▸ **EXTRACTED INFORMATION**:
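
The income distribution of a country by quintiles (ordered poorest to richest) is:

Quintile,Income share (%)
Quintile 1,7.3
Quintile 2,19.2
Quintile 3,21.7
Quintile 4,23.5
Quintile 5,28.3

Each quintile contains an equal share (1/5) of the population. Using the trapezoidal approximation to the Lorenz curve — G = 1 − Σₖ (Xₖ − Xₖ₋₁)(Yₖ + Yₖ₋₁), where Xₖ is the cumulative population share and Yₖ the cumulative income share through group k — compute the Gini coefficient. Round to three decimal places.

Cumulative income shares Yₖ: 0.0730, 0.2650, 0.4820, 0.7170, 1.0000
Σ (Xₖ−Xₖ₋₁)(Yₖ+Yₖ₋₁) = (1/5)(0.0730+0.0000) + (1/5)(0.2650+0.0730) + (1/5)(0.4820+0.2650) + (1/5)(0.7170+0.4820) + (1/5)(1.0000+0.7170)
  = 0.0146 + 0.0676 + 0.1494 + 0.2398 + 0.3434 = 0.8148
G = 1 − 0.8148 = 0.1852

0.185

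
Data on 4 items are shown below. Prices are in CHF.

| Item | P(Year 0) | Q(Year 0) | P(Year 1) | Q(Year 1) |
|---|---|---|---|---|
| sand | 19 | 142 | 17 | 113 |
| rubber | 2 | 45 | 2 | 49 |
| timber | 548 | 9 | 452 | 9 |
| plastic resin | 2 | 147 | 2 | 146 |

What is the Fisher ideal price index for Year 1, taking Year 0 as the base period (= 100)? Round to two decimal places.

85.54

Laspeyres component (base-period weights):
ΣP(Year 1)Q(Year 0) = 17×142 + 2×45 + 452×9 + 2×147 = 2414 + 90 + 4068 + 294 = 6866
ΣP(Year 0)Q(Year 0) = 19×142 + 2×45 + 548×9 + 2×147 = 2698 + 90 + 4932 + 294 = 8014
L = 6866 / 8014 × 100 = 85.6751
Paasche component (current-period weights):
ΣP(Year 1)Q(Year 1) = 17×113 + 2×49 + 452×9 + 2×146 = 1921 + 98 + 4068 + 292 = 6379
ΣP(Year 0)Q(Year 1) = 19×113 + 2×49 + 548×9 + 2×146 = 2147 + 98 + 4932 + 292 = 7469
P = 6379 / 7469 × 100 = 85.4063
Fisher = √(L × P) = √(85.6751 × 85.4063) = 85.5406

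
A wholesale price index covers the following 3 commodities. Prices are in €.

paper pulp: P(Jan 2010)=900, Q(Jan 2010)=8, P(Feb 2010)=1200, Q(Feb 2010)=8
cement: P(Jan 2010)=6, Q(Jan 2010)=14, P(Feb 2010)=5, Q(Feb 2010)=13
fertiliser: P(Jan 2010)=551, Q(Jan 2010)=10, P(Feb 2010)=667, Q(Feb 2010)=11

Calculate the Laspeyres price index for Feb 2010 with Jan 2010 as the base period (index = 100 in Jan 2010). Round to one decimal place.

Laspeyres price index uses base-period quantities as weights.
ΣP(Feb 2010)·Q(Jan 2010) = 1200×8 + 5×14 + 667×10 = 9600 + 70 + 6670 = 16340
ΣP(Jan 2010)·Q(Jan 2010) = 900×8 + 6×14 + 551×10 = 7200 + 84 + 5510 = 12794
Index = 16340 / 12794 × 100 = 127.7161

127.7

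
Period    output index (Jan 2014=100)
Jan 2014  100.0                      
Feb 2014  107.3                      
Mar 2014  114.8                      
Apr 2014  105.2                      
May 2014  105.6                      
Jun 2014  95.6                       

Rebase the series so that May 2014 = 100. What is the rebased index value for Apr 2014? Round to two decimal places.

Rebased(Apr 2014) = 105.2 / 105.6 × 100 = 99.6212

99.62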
* * *
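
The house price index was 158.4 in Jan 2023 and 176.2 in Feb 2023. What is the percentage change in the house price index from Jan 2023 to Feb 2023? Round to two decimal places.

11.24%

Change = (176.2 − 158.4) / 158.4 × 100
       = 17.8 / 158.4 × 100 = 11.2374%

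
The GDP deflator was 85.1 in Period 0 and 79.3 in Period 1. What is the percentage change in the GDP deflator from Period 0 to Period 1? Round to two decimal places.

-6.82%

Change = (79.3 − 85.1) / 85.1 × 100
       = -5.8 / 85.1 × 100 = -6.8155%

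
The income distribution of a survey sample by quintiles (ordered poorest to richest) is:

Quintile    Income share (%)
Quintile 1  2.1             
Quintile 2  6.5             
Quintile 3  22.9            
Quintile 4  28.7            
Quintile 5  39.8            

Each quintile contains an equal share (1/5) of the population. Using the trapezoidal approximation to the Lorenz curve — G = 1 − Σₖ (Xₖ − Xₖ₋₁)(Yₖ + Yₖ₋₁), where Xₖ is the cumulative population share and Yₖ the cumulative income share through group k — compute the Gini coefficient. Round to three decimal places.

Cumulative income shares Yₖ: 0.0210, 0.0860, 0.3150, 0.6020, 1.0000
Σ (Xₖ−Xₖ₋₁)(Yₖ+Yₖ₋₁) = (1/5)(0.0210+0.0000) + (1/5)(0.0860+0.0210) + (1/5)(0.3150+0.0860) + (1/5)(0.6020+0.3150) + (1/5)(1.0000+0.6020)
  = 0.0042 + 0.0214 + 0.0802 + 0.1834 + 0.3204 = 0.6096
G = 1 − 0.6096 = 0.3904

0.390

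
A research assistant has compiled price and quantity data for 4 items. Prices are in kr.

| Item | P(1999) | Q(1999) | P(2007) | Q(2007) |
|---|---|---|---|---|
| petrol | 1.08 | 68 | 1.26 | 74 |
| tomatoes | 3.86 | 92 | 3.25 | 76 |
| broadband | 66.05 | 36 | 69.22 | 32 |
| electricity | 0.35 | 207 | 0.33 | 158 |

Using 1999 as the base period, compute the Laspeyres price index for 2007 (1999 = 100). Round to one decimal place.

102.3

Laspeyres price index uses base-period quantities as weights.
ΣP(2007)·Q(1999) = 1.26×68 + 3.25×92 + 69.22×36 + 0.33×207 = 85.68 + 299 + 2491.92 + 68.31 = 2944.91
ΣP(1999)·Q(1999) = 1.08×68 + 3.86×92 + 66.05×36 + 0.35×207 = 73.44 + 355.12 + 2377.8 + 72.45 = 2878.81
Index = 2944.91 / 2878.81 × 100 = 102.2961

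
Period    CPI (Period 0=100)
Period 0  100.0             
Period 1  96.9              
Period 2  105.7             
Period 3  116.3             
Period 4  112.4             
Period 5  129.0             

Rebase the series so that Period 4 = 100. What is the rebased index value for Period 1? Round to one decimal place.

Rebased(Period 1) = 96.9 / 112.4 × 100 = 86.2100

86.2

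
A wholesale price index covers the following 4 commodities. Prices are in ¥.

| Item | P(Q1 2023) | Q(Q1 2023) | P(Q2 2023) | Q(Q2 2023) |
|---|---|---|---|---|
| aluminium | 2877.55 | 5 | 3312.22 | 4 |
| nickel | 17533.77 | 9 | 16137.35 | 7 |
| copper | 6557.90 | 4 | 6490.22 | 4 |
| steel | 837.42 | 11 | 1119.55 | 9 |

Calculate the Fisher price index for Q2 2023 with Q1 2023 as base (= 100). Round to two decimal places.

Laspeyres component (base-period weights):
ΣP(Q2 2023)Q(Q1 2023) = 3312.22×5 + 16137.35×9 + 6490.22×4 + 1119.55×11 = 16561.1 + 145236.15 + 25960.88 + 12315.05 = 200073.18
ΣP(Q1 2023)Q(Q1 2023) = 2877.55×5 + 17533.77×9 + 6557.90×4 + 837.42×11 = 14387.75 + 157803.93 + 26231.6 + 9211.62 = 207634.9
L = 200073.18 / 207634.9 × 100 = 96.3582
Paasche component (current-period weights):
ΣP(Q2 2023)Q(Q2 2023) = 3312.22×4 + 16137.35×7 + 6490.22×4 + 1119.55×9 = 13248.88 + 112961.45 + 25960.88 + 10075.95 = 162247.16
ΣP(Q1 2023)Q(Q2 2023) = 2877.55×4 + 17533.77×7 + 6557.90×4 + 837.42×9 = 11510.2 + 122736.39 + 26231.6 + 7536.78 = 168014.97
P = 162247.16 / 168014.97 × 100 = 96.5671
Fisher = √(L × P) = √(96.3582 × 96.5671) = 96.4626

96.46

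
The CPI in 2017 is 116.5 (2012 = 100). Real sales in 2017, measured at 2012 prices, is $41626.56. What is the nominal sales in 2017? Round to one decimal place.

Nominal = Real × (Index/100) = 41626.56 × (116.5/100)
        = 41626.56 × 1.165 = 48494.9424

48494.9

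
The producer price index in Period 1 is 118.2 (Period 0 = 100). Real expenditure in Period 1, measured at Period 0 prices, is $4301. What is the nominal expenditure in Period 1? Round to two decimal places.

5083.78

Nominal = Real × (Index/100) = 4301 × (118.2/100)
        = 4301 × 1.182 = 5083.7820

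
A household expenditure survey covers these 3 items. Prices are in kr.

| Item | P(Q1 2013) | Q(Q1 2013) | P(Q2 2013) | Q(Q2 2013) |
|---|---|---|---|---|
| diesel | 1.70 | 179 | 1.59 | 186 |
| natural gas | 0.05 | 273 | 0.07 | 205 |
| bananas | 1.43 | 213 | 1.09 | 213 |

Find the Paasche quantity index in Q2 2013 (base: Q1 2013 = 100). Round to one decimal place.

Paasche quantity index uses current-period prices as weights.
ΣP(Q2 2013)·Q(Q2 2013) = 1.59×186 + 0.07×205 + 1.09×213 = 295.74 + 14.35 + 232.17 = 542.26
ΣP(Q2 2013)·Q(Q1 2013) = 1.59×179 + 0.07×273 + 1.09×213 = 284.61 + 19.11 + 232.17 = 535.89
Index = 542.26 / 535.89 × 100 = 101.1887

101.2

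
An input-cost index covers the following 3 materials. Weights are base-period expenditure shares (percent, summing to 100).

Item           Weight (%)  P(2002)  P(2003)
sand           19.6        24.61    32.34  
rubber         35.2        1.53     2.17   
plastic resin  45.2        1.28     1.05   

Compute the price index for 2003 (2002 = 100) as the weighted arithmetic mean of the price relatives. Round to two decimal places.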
...
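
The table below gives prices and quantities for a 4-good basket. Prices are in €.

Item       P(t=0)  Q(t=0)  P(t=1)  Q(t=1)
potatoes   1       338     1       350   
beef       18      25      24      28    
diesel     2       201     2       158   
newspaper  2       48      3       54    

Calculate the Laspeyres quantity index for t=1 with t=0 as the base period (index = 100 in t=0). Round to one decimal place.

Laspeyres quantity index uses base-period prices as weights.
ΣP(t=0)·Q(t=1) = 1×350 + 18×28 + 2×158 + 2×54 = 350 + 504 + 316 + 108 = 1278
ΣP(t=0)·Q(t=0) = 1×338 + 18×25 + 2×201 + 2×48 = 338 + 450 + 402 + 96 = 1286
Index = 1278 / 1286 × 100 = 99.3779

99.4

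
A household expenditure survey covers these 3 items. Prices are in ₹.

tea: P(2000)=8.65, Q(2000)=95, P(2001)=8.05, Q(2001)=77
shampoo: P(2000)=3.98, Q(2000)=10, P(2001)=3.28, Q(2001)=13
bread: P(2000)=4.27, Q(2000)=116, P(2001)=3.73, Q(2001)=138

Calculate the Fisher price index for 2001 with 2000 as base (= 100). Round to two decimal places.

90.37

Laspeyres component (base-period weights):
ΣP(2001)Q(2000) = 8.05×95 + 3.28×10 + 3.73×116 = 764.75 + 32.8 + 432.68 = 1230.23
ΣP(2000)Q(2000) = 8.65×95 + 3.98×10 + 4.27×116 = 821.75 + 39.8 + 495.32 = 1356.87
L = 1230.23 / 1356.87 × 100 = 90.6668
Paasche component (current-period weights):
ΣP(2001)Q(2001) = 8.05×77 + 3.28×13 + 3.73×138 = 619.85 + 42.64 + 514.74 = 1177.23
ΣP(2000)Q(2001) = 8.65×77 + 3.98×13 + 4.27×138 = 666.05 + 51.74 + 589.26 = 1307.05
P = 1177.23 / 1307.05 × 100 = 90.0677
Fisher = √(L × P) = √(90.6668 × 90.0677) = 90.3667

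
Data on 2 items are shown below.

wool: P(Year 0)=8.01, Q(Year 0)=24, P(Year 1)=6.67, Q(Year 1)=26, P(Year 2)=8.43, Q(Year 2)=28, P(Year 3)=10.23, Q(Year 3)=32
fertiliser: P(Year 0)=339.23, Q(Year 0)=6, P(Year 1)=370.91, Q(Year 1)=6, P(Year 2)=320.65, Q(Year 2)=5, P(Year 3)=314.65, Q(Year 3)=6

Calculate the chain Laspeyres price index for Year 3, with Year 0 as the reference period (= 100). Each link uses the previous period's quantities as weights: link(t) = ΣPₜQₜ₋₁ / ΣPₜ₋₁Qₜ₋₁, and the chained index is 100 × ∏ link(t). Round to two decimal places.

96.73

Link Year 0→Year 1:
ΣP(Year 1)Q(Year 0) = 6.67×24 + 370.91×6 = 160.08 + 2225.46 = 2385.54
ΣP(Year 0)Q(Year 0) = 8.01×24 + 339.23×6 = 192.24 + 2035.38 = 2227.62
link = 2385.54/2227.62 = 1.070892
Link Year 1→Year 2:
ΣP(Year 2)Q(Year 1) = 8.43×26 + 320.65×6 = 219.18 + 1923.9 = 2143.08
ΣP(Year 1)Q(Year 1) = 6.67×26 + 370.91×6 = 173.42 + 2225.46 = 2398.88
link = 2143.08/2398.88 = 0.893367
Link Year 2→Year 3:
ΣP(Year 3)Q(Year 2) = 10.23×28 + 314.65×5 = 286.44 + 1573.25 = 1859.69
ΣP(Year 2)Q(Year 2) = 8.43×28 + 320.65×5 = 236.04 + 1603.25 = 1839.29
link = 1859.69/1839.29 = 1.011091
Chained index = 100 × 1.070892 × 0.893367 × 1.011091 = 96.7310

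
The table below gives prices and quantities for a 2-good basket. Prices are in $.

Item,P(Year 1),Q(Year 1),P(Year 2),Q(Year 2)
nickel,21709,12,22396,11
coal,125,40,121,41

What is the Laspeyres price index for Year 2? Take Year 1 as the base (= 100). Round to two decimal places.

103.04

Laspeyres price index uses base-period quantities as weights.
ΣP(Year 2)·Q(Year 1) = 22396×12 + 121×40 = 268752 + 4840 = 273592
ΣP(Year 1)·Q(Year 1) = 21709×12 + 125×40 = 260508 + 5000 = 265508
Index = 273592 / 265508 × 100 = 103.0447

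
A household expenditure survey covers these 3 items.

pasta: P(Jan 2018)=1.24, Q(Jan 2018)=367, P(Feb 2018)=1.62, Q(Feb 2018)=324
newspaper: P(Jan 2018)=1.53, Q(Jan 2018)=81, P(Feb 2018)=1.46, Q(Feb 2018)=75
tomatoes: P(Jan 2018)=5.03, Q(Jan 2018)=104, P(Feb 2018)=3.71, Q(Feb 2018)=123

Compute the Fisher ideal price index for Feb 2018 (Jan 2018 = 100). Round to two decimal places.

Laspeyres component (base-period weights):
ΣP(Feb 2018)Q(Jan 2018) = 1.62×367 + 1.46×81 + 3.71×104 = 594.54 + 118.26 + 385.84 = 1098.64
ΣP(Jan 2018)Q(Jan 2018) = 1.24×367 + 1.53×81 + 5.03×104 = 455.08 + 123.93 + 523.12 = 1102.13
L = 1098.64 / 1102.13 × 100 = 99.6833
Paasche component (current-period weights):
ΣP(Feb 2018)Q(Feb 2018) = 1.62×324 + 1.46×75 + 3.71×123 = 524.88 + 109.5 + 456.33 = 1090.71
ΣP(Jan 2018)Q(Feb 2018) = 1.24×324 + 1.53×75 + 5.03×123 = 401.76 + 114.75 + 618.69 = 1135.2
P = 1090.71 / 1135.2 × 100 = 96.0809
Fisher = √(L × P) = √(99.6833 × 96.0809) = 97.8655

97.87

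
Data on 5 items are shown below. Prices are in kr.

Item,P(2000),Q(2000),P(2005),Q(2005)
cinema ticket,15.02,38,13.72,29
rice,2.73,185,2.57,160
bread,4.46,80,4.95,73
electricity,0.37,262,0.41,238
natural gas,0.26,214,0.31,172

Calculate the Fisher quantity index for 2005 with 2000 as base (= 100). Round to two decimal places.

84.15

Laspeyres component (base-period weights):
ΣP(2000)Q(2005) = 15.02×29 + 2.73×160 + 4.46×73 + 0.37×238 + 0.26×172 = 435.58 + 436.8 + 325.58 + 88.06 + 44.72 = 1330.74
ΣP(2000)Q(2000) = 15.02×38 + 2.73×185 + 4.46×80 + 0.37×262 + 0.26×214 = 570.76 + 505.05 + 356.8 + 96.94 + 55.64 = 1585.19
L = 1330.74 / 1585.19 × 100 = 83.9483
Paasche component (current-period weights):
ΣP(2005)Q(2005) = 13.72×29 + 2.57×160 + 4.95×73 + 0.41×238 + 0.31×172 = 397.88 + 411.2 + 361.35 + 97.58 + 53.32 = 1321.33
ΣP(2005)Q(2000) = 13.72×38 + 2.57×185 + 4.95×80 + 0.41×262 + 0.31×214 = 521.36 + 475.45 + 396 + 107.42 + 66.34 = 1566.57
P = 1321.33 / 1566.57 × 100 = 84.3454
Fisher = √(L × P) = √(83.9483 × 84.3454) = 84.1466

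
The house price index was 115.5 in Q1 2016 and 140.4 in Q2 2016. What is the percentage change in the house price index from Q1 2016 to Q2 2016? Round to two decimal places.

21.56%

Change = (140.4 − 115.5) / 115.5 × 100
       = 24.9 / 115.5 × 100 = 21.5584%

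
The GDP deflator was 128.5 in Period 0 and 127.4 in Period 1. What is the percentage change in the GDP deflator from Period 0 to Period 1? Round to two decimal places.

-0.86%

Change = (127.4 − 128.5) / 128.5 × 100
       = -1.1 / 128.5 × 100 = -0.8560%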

▸ **PROBLEM TO SOLVE**: Return, with no change at all, every line in the entries above from the line containing "The income distribution of a country" through the line containing "Quintile 5,28.3".

▸ **RESULT OF THIS TASK**:
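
The income distribution of a country by quintiles (ordered poorest to richest) is:

Quintile,Income share (%)
Quintile 1,7.3
Quintile 2,19.2
Quintile 3,21.7
Quintile 4,23.5
Quintile 5,28.3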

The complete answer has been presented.